▸ Problem requirements
Look below for the line holding "Find the total moles in the product stream." and the line holding "At the outlet, 60.1%". Transcribe exactly those lines and all lines between them, nothing more.

(Supplied records begins)

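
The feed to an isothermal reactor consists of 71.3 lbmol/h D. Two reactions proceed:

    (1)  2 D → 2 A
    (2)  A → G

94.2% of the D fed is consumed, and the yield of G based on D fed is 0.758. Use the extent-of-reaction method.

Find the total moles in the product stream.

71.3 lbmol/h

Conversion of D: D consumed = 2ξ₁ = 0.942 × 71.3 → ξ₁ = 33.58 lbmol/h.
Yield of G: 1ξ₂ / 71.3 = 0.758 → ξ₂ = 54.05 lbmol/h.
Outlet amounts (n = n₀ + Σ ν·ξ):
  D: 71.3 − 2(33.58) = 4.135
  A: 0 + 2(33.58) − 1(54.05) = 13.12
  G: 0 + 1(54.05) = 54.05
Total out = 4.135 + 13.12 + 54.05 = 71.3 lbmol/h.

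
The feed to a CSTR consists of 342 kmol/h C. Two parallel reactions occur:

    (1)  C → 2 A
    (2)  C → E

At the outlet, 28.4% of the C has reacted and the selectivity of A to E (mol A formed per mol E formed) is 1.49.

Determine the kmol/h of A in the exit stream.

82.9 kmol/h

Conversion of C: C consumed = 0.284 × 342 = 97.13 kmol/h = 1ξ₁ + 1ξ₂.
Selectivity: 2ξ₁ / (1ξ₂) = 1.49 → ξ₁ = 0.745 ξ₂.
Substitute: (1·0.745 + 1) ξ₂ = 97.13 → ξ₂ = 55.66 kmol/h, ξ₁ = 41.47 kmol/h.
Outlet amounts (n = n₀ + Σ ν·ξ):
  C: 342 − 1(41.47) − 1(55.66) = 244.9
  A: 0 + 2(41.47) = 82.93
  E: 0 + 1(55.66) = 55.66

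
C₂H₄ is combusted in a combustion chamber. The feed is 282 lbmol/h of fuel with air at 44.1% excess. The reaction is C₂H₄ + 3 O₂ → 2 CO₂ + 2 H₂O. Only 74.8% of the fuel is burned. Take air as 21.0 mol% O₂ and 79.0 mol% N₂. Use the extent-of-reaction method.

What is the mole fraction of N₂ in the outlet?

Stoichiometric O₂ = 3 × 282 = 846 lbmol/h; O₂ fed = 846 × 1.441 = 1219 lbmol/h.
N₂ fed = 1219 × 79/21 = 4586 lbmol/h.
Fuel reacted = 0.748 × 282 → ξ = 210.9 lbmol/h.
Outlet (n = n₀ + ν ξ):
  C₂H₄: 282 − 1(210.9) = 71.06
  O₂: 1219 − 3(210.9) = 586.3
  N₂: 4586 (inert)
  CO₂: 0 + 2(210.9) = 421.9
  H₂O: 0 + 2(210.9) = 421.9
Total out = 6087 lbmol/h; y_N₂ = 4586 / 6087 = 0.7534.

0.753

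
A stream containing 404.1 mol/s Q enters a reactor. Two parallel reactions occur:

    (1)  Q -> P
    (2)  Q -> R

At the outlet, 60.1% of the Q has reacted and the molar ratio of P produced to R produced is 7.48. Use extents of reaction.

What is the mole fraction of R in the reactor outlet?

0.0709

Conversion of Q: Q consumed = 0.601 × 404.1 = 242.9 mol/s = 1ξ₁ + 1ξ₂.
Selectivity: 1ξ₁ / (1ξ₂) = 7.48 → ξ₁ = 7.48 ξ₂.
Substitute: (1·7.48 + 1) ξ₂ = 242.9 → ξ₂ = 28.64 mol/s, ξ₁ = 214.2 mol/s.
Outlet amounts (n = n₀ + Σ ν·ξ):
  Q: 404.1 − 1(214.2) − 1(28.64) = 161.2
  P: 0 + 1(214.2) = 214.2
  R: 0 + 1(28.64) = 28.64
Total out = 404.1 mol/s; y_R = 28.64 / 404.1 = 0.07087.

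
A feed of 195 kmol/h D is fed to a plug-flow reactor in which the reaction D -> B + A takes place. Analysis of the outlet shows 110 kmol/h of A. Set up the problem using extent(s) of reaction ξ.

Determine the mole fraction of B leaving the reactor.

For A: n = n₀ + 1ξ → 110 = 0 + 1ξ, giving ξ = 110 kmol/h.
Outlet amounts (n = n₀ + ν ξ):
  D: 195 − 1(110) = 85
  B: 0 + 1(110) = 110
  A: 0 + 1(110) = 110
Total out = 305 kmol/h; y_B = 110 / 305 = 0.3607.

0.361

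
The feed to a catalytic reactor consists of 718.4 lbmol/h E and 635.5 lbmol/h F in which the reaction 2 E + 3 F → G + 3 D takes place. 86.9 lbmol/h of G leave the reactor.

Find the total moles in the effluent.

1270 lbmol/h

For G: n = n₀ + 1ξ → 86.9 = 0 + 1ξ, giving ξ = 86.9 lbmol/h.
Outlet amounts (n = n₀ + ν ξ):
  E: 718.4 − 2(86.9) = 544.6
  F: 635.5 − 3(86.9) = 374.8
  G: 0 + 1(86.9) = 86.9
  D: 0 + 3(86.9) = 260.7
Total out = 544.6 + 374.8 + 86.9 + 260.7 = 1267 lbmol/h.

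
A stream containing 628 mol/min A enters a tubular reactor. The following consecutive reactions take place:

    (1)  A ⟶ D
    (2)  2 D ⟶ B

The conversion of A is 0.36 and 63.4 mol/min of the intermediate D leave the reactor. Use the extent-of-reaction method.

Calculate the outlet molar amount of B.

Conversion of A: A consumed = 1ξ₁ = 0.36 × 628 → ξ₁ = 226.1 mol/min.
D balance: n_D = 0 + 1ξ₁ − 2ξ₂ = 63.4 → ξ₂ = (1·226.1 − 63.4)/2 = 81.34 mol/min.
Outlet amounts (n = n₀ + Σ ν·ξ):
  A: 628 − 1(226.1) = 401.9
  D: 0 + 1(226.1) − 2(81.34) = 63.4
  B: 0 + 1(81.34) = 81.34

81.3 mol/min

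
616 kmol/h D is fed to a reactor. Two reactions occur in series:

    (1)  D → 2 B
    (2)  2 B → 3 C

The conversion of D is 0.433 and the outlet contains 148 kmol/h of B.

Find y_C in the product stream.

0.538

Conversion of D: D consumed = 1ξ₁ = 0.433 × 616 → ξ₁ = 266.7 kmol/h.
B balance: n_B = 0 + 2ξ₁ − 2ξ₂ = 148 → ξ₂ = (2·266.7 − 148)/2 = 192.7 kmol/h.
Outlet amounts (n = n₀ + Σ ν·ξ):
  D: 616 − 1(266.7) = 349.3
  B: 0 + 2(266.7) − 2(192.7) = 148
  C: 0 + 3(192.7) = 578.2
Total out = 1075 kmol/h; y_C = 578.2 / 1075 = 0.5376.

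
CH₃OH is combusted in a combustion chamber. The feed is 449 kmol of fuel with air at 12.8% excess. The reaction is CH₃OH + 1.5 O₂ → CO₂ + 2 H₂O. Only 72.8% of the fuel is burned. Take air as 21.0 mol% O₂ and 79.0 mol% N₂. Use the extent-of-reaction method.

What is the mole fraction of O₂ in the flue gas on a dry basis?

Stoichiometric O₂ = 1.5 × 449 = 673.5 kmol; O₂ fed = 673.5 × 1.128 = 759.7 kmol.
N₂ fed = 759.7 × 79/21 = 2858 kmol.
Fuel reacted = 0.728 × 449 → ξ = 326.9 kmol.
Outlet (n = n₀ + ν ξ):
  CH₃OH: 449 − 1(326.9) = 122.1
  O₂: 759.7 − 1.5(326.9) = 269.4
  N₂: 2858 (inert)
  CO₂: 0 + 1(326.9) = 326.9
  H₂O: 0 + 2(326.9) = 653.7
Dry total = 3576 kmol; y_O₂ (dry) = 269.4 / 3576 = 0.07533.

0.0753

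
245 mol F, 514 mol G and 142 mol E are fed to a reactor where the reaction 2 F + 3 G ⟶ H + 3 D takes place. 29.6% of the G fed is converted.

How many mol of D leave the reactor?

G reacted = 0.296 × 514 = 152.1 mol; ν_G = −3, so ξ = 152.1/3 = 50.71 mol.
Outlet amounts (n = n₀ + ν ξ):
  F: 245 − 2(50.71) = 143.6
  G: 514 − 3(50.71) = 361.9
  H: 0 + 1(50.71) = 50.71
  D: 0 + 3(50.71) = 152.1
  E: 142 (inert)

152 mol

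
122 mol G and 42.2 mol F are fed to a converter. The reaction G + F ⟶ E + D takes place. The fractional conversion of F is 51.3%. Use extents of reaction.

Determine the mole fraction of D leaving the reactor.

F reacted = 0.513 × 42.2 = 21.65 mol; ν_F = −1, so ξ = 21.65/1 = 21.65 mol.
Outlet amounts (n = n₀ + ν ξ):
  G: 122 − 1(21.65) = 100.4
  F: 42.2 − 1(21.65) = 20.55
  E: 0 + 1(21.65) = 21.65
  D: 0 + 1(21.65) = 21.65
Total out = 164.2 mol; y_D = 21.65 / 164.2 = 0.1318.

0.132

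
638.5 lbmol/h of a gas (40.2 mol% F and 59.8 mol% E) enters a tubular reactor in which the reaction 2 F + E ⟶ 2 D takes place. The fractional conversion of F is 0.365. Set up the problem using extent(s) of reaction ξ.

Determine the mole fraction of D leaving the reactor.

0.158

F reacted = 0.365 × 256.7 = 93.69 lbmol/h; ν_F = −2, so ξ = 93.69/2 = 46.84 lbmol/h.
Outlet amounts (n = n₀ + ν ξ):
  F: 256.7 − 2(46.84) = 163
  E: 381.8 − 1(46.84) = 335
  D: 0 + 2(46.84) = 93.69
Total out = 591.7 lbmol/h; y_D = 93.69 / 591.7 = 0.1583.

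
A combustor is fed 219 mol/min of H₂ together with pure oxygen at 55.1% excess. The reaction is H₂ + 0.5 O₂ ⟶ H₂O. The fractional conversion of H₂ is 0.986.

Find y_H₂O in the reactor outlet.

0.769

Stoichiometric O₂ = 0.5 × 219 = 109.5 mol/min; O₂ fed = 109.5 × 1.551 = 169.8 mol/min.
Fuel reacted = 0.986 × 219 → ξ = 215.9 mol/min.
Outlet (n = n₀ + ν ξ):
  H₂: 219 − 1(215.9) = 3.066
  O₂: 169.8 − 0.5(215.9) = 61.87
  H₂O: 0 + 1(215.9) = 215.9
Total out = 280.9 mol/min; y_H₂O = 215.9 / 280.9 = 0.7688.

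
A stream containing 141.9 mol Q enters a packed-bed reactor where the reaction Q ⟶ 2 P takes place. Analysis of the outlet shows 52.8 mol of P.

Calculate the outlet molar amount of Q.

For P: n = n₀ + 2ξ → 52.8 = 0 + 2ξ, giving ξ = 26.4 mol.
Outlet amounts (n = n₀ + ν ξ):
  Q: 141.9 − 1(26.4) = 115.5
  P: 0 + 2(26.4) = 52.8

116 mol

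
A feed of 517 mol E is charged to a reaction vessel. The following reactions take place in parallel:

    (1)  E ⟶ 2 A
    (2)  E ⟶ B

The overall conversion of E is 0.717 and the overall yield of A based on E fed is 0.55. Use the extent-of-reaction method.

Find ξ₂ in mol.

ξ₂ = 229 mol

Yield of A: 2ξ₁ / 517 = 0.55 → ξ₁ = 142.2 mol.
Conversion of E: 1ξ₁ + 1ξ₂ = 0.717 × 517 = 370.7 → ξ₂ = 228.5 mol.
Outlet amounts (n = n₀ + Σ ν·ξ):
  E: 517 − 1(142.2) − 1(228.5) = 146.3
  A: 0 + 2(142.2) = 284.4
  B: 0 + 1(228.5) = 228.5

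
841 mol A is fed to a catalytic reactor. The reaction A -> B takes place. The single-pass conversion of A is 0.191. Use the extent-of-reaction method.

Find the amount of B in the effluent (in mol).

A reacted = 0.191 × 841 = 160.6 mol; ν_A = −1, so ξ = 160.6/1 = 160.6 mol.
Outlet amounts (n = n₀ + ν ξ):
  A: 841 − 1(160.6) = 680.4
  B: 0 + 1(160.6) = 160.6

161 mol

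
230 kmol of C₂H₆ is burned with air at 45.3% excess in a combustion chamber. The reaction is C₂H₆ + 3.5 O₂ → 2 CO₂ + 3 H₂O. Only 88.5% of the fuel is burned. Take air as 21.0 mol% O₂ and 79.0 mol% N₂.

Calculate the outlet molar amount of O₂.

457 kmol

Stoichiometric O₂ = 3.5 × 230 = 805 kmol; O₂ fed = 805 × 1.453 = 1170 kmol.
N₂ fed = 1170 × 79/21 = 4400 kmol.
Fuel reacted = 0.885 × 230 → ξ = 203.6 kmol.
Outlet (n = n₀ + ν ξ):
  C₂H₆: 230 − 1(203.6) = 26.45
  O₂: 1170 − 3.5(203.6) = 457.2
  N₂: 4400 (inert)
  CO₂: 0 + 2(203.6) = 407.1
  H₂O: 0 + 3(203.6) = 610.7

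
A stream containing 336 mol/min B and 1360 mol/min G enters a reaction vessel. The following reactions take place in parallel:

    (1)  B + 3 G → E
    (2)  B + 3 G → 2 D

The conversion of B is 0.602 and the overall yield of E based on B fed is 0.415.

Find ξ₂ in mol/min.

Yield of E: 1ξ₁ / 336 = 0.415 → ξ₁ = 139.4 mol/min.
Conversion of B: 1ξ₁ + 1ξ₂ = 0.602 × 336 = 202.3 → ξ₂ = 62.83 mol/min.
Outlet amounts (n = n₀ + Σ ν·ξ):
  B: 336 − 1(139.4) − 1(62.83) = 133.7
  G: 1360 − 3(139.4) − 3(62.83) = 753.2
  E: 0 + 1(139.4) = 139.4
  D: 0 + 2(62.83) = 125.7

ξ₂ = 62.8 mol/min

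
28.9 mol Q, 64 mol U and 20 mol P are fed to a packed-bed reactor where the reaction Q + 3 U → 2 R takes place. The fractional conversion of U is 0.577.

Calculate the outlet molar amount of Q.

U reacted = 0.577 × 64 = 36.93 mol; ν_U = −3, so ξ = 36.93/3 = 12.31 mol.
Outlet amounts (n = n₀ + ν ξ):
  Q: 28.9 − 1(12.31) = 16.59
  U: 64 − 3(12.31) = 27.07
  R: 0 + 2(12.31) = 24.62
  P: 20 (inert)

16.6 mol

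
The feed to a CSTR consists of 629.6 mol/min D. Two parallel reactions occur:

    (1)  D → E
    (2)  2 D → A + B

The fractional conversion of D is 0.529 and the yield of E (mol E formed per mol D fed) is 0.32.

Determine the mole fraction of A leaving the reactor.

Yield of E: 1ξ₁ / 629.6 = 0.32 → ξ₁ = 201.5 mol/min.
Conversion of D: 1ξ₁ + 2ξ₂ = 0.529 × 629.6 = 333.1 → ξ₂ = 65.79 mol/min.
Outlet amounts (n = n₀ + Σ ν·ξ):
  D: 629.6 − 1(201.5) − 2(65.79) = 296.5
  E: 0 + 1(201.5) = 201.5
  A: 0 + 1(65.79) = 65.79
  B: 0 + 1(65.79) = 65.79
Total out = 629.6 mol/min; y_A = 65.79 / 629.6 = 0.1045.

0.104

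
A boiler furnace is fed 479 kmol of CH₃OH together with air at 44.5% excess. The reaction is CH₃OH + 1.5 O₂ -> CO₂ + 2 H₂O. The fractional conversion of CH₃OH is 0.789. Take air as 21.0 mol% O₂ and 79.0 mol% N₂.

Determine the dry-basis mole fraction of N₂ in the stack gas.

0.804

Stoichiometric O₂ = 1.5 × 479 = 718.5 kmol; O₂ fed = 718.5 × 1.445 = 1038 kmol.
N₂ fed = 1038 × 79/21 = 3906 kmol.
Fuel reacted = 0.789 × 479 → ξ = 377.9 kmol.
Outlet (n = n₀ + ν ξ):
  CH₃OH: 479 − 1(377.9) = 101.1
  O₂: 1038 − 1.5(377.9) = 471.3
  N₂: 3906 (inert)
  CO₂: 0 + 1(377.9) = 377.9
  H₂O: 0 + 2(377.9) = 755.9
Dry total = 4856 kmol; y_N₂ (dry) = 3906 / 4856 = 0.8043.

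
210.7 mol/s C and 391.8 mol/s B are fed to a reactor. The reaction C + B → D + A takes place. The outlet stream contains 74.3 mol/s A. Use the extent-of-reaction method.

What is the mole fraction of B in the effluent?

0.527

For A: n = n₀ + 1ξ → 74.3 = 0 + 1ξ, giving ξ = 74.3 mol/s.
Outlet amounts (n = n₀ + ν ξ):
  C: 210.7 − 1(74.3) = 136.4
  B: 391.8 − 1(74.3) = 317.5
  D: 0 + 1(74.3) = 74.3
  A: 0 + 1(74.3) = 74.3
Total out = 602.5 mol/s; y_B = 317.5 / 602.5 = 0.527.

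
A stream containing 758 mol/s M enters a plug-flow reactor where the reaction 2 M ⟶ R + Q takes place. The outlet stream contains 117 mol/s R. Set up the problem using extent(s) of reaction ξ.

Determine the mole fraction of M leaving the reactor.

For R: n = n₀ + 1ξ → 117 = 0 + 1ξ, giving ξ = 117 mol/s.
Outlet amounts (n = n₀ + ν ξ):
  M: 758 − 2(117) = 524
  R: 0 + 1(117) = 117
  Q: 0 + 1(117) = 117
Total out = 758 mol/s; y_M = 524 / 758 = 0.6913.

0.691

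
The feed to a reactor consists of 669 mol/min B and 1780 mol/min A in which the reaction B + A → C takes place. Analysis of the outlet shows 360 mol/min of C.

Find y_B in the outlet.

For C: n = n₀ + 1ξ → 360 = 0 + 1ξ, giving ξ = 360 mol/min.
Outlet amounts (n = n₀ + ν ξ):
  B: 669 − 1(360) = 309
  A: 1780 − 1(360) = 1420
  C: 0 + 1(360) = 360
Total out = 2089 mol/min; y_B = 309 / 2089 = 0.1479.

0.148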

(Supplied records ends)

▸ Answer box
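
Find the total moles in the product stream.

71.3 lbmol/h

Conversion of D: D consumed = 2ξ₁ = 0.942 × 71.3 → ξ₁ = 33.58 lbmol/h.
Yield of G: 1ξ₂ / 71.3 = 0.758 → ξ₂ = 54.05 lbmol/h.
Outlet amounts (n = n₀ + Σ ν·ξ):
  D: 71.3 − 2(33.58) = 4.135
  A: 0 + 2(33.58) − 1(54.05) = 13.12
  G: 0 + 1(54.05) = 54.05
Total out = 4.135 + 13.12 + 54.05 = 71.3 lbmol/h.

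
The feed to a CSTR consists of 342 kmol/h C. Two parallel reactions occur:

    (1)  C → 2 A
    (2)  C → E

At the outlet, 28.4% of the C has reacted and the selectivity of A to E (mol A formed per mol E formed) is 1.49.

Determine the kmol/h of A in the exit stream.

82.9 kmol/h

Conversion of C: C consumed = 0.284 × 342 = 97.13 kmol/h = 1ξ₁ + 1ξ₂.
Selectivity: 2ξ₁ / (1ξ₂) = 1.49 → ξ₁ = 0.745 ξ₂.
Substitute: (1·0.745 + 1) ξ₂ = 97.13 → ξ₂ = 55.66 kmol/h, ξ₁ = 41.47 kmol/h.
Outlet amounts (n = n₀ + Σ ν·ξ):
  C: 342 − 1(41.47) − 1(55.66) = 244.9
  A: 0 + 2(41.47) = 82.93
  E: 0 + 1(55.66) = 55.66

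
C₂H₄ is combusted in a combustion chamber. The feed is 282 lbmol/h of fuel with air at 44.1% excess. The reaction is C₂H₄ + 3 O₂ → 2 CO₂ + 2 H₂O. Only 74.8% of the fuel is burned. Take air as 21.0 mol% O₂ and 79.0 mol% N₂. Use the extent-of-reaction method.

What is the mole fraction of N₂ in the outlet?

Stoichiometric O₂ = 3 × 282 = 846 lbmol/h; O₂ fed = 846 × 1.441 = 1219 lbmol/h.
N₂ fed = 1219 × 79/21 = 4586 lbmol/h.
Fuel reacted = 0.748 × 282 → ξ = 210.9 lbmol/h.
Outlet (n = n₀ + ν ξ):
  C₂H₄: 282 − 1(210.9) = 71.06
  O₂: 1219 − 3(210.9) = 586.3
  N₂: 4586 (inert)
  CO₂: 0 + 2(210.9) = 421.9
  H₂O: 0 + 2(210.9) = 421.9
Total out = 6087 lbmol/h; y_N₂ = 4586 / 6087 = 0.7534.

0.753

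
A stream containing 404.1 mol/s Q enters a reactor. Two parallel reactions occur:

    (1)  Q -> P
    (2)  Q -> R

At the outlet, 60.1% of the Q has reacted and the molar ratio of P produced to R produced is 7.48. Use extents of reaction.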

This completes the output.